Return the data below exactly, but only from the line containing "9 cars leave" through the line containing "Consider the 7!", with both of those lines included.

Data extracted from a collection:

=== Section Start ===

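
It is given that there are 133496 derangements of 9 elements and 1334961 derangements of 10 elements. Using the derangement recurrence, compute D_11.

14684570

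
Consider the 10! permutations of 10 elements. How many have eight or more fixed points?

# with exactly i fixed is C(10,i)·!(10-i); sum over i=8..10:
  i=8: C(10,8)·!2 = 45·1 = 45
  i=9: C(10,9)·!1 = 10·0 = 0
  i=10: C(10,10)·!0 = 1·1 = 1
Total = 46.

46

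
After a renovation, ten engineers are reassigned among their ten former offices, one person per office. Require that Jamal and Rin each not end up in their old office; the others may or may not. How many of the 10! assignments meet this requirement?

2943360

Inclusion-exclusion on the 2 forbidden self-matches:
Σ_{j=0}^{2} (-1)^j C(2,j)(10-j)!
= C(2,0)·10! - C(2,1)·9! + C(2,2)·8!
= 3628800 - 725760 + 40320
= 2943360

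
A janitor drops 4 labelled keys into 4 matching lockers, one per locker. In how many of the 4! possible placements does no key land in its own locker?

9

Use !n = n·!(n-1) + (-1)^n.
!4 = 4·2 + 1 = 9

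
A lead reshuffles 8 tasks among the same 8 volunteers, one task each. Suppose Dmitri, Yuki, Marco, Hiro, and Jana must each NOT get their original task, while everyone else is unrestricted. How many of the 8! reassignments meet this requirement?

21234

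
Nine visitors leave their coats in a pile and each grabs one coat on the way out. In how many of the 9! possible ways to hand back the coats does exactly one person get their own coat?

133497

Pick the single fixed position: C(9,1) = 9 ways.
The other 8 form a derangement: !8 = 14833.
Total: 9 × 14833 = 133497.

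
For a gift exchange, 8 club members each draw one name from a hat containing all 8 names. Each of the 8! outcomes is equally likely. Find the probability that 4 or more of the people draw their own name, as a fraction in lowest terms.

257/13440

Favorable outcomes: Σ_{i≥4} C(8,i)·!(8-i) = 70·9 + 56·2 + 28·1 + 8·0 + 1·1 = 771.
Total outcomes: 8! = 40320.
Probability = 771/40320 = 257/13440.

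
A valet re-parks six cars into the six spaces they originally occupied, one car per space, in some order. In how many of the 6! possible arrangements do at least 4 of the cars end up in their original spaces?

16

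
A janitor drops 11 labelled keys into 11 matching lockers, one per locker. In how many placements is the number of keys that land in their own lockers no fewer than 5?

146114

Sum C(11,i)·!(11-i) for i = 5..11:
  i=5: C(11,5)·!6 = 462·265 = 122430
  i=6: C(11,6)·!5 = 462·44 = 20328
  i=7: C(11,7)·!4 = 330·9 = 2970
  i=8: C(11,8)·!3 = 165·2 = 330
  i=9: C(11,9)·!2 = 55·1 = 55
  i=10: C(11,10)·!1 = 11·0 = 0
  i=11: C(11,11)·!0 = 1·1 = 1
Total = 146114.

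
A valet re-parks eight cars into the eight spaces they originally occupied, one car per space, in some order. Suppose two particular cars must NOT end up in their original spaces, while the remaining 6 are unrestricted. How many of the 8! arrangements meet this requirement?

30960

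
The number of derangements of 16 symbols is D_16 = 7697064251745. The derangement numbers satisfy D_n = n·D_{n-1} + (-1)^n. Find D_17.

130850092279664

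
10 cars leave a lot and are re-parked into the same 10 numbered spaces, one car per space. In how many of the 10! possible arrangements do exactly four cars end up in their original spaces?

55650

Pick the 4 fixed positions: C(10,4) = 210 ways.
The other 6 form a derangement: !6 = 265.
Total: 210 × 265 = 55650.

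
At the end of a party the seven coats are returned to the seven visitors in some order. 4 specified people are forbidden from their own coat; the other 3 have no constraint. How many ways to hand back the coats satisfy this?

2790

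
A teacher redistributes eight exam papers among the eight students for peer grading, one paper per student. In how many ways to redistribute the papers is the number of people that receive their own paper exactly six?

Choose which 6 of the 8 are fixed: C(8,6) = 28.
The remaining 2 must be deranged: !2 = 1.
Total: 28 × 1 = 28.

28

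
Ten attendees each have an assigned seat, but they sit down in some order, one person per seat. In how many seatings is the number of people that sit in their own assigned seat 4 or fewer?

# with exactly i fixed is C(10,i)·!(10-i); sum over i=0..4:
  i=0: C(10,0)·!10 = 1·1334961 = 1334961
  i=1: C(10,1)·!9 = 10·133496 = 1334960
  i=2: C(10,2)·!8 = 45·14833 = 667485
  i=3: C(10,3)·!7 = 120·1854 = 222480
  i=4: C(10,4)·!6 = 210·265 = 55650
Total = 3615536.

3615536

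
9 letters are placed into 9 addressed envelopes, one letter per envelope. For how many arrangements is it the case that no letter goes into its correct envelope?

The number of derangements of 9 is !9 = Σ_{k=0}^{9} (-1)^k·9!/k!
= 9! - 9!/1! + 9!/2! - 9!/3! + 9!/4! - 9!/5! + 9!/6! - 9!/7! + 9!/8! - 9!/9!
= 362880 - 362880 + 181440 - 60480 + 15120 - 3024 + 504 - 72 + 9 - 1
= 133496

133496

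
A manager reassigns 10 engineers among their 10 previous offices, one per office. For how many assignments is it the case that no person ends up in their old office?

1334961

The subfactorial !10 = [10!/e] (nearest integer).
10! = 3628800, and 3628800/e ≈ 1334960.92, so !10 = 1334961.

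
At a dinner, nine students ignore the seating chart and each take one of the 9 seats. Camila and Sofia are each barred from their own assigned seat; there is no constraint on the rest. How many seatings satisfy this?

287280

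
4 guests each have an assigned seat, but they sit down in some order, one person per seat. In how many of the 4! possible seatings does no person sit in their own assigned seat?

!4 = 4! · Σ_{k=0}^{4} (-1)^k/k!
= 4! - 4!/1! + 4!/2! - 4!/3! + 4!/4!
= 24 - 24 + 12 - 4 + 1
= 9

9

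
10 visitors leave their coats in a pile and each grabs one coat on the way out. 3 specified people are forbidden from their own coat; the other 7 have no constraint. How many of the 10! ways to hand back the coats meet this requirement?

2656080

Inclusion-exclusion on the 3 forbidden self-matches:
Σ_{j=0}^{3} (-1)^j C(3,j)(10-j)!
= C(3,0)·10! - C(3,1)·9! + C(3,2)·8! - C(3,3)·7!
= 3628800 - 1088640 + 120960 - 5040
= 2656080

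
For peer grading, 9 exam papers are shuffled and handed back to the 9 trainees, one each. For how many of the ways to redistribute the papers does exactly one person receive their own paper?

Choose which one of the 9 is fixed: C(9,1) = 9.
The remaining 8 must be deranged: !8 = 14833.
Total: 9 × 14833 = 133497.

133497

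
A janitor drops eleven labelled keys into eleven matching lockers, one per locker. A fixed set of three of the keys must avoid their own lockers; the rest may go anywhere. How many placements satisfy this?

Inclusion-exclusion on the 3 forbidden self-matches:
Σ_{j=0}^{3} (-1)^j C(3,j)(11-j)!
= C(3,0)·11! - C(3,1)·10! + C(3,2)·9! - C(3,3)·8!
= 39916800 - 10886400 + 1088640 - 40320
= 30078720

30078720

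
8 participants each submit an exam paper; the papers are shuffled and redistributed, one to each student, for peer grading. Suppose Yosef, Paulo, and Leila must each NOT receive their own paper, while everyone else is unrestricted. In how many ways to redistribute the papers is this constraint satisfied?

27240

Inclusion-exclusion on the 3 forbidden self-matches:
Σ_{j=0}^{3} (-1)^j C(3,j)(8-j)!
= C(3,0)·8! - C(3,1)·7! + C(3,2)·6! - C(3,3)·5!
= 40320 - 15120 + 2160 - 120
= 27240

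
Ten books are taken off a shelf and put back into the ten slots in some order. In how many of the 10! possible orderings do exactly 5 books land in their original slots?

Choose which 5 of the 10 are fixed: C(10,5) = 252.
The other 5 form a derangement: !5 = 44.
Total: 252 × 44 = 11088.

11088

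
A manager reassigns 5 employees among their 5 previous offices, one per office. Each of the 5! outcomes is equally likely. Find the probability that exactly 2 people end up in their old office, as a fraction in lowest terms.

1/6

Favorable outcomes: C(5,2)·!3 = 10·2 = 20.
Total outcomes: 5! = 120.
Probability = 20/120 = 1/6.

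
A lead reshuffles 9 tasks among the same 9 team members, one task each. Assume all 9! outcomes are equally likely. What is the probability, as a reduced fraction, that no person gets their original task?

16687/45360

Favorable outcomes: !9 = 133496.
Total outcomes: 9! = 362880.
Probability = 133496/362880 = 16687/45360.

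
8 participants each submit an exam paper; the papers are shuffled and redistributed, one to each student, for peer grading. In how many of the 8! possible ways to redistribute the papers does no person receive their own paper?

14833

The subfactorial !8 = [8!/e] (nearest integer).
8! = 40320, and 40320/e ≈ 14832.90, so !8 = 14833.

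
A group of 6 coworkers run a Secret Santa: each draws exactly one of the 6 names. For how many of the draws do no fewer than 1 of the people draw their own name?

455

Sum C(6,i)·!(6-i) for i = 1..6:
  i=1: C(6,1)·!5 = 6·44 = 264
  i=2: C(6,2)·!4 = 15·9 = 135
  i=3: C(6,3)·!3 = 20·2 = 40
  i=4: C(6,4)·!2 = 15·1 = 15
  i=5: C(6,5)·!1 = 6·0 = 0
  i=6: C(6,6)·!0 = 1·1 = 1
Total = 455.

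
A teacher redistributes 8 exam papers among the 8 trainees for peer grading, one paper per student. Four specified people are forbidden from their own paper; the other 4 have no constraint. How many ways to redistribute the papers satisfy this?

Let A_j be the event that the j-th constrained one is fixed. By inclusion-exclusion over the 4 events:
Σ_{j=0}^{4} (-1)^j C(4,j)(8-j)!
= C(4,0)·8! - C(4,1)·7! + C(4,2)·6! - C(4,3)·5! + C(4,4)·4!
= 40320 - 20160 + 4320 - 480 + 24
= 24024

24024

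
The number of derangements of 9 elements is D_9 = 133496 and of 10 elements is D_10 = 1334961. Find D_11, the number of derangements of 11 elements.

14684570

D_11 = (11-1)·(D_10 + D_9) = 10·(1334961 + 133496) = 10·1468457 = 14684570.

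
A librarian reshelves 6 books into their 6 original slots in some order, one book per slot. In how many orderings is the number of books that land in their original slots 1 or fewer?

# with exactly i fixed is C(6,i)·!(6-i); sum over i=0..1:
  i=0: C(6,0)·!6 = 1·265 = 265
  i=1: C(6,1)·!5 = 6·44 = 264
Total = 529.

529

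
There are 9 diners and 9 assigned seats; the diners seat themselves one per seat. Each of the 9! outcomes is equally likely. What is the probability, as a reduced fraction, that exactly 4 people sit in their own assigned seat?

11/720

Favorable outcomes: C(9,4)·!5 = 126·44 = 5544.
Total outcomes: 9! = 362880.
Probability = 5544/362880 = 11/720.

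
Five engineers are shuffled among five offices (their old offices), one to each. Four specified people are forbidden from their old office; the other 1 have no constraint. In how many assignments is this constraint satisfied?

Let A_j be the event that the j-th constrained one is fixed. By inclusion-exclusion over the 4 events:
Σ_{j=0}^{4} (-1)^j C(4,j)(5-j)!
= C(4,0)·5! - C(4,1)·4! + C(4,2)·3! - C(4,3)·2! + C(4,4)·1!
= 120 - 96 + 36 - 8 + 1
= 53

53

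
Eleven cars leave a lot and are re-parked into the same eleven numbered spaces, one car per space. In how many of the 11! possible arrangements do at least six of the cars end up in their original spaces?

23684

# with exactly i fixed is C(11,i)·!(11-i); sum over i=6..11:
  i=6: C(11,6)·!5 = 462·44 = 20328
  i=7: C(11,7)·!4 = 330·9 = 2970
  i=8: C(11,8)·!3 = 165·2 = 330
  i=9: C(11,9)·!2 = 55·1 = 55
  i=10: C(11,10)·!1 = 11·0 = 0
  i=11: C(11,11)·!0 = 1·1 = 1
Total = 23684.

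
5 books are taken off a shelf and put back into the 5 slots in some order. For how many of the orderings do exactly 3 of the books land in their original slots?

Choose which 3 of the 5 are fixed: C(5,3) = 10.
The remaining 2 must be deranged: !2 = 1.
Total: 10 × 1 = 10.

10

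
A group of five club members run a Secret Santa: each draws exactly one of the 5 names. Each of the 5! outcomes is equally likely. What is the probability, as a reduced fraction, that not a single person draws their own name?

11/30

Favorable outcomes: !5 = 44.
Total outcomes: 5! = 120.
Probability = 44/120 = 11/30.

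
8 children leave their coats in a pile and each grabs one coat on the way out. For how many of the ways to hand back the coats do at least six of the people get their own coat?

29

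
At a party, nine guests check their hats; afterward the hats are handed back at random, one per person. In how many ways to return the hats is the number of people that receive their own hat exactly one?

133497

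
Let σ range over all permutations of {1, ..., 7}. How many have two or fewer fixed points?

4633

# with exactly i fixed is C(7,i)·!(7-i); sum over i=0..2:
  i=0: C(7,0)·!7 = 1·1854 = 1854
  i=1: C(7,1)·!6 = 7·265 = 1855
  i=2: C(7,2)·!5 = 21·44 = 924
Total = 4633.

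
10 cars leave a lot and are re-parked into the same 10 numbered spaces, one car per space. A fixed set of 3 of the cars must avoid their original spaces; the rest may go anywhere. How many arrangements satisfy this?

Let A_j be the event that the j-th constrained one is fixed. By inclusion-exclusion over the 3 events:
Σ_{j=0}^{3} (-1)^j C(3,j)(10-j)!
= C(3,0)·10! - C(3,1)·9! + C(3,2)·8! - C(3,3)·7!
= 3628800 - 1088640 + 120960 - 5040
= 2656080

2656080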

=== Section End ===
=== Section Start ===

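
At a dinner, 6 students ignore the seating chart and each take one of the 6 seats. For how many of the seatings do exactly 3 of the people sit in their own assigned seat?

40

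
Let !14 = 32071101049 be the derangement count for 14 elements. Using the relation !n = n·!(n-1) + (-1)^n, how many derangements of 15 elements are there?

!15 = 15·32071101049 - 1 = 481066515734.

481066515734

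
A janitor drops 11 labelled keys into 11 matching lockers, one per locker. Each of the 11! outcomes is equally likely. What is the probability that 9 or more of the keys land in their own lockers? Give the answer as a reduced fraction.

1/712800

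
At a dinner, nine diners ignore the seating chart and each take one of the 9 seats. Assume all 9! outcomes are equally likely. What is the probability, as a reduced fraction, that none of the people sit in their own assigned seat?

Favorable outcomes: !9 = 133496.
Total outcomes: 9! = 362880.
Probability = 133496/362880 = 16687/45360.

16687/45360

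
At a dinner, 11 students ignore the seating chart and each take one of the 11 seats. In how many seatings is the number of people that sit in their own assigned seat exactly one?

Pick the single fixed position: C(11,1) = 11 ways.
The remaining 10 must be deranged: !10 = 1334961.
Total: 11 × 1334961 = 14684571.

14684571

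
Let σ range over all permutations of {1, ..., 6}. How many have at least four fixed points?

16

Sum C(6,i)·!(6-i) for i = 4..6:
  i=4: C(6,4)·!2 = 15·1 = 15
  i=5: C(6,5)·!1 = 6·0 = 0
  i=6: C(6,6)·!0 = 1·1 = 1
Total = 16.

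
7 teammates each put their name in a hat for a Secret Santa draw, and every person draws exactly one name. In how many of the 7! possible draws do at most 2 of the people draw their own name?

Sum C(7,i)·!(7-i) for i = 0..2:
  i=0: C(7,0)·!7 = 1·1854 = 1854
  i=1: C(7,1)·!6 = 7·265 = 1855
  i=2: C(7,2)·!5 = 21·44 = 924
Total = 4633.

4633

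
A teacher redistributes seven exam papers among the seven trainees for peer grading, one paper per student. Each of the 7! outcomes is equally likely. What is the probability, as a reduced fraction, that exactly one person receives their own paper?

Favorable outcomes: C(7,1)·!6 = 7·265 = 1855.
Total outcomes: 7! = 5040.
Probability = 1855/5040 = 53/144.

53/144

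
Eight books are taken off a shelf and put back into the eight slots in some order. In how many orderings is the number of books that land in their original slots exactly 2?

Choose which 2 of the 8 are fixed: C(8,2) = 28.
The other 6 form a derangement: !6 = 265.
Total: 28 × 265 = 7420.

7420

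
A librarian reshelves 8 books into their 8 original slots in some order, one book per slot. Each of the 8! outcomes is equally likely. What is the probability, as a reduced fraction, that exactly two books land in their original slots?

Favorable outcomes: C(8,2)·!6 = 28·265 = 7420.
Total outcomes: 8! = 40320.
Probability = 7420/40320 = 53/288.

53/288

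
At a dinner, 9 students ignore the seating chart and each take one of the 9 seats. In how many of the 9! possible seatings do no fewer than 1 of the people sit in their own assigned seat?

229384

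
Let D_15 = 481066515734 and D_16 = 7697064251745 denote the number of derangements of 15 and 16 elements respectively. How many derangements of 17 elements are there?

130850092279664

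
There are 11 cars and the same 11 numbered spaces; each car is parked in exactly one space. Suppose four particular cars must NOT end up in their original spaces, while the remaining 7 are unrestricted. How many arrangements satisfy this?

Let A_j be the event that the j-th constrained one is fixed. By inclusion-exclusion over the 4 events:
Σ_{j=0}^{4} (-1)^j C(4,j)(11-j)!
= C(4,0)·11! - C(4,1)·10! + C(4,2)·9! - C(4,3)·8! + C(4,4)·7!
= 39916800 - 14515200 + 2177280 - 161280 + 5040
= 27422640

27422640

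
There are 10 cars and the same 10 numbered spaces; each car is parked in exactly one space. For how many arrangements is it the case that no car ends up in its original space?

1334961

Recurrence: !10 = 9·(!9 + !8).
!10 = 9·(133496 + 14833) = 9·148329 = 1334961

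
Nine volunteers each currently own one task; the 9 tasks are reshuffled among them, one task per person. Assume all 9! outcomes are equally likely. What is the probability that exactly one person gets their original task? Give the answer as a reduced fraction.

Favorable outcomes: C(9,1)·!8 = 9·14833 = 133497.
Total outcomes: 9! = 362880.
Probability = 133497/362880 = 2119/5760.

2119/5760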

=== Section End ===
=== Section Start ===

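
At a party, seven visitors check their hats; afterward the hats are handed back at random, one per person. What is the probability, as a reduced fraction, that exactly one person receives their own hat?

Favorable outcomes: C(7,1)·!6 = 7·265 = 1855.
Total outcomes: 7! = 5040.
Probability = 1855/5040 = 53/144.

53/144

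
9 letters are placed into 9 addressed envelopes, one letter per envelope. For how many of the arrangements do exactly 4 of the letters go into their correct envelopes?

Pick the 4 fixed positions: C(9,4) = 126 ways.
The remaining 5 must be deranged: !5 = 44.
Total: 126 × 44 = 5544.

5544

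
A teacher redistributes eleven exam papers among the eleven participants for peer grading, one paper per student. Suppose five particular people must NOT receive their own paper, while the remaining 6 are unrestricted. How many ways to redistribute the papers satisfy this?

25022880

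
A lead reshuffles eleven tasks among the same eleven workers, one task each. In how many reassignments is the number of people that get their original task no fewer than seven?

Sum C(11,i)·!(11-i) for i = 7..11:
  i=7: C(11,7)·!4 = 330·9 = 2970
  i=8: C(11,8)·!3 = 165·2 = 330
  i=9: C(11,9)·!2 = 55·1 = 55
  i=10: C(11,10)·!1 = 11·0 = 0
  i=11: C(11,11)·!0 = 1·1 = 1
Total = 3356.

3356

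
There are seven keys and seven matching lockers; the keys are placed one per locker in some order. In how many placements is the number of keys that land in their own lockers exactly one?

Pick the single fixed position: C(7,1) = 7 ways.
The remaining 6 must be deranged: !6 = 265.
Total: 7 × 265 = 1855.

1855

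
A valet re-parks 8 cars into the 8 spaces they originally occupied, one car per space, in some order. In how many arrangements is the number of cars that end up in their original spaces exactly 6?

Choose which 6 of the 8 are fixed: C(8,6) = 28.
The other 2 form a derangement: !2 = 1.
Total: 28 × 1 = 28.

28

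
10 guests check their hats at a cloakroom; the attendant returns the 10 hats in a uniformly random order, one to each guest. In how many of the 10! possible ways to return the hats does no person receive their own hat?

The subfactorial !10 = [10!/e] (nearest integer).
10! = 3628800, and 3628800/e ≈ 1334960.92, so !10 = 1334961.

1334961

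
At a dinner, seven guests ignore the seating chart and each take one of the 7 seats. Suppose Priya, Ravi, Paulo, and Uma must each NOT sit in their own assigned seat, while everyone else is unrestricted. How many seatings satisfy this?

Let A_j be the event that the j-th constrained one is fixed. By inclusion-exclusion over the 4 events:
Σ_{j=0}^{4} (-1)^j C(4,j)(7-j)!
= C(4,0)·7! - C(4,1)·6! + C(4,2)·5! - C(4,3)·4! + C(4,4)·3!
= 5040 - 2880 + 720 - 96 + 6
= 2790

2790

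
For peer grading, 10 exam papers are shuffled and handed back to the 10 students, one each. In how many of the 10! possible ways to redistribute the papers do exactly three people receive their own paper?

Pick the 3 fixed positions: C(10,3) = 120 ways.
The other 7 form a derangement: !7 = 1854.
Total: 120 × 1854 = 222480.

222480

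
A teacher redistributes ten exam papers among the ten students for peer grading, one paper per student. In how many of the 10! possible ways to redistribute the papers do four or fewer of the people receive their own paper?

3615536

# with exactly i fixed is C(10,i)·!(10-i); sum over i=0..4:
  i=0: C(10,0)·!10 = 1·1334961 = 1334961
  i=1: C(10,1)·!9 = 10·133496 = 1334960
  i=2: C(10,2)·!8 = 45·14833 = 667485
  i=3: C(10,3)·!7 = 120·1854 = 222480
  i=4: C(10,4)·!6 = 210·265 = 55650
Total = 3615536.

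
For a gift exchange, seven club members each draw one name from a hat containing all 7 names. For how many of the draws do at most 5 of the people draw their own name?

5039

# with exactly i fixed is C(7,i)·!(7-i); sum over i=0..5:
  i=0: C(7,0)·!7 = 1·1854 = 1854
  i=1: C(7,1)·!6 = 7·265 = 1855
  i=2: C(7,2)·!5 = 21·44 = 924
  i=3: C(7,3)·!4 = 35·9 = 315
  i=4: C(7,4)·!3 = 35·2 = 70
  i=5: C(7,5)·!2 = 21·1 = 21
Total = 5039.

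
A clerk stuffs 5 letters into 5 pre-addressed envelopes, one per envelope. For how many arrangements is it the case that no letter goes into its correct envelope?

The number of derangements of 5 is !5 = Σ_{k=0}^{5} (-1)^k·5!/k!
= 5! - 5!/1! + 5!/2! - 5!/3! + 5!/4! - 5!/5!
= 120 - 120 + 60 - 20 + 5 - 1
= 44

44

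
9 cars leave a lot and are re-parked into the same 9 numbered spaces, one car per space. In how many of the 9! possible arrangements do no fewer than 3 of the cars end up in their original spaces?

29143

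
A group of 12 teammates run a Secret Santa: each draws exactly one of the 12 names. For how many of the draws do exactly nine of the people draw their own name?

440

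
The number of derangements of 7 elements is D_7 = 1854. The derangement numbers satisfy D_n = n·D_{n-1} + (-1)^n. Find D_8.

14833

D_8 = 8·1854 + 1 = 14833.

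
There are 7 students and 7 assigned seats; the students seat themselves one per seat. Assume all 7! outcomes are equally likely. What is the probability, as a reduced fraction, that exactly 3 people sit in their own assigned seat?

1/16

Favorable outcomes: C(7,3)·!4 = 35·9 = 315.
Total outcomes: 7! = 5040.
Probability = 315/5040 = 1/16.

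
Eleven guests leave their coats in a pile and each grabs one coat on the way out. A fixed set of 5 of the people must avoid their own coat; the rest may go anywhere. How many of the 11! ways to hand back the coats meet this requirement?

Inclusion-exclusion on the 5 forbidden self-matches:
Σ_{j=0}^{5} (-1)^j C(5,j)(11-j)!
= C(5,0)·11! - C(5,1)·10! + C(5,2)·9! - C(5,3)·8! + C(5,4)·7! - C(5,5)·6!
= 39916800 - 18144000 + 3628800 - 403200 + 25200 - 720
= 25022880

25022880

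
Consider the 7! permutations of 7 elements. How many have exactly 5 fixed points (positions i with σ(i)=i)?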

=== Section End ===

* _WRITTEN REPLY_:
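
9 cars leave a lot and are re-parked into the same 9 numbered spaces, one car per space. In how many of the 9! possible arrangements do no fewer than 3 of the cars end up in their original spaces?

29143

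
A group of 12 teammates run a Secret Santa: each draws exactly one of the 12 names. For how many of the draws do exactly nine of the people draw their own name?

440

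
The number of derangements of 7 elements is D_7 = 1854. The derangement numbers satisfy D_n = n·D_{n-1} + (-1)^n. Find D_8.

14833

D_8 = 8·1854 + 1 = 14833.

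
There are 7 students and 7 assigned seats; the students seat themselves one per seat. Assume all 7! outcomes are equally likely. What is the probability, as a reduced fraction, that exactly 3 people sit in their own assigned seat?

1/16

Favorable outcomes: C(7,3)·!4 = 35·9 = 315.
Total outcomes: 7! = 5040.
Probability = 315/5040 = 1/16.

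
Eleven guests leave their coats in a pile and each grabs one coat on the way out. A fixed set of 5 of the people must avoid their own coat; the rest may go anywhere. How many of the 11! ways to hand back the coats meet this requirement?

Inclusion-exclusion on the 5 forbidden self-matches:
Σ_{j=0}^{5} (-1)^j C(5,j)(11-j)!
= C(5,0)·11! - C(5,1)·10! + C(5,2)·9! - C(5,3)·8! + C(5,4)·7! - C(5,5)·6!
= 39916800 - 18144000 + 3628800 - 403200 + 25200 - 720
= 25022880

25022880

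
Consider the 7! permutations of 7 elements. How many have exactly 5 fixed points (positions i with σ(i)=i)?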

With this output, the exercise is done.